◆ EXERCISE DETAILS
Give back every line of the data, word for word.

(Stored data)

+ + + + + + +

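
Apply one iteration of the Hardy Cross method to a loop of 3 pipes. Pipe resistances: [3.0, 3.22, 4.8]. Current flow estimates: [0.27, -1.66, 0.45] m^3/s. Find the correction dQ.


Numerator terms (r*Q*|Q|): 3.0*0.27*|0.27| = 0.2187; 3.22*-1.66*|-1.66| = -8.873; 4.8*0.45*|0.45| = 0.972.
Sum of numerator = -7.6823.
Denominator terms (r*|Q|): 3.0*|0.27| = 0.81; 3.22*|-1.66| = 5.3452; 4.8*|0.45| = 2.16.
2 * sum of denominator = 2 * 8.3152 = 16.6304.
dQ = --7.6823 / 16.6304 = 0.4619 m^3/s.

0.4619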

+ + + + + + +

◆ ANSWER SECTION
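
Apply one iteration of the Hardy Cross method to a loop of 3 pipes. Pipe resistances: [3.0, 3.22, 4.8]. Current flow estimates: [0.27, -1.66, 0.45] m^3/s. Find the correction dQ.


Numerator terms (r*Q*|Q|): 3.0*0.27*|0.27| = 0.2187; 3.22*-1.66*|-1.66| = -8.873; 4.8*0.45*|0.45| = 0.972.
Sum of numerator = -7.6823.
Denominator terms (r*|Q|): 3.0*|0.27| = 0.81; 3.22*|-1.66| = 5.3452; 4.8*|0.45| = 2.16.
2 * sum of denominator = 2 * 8.3152 = 16.6304.
dQ = --7.6823 / 16.6304 = 0.4619 m^3/s.

0.4619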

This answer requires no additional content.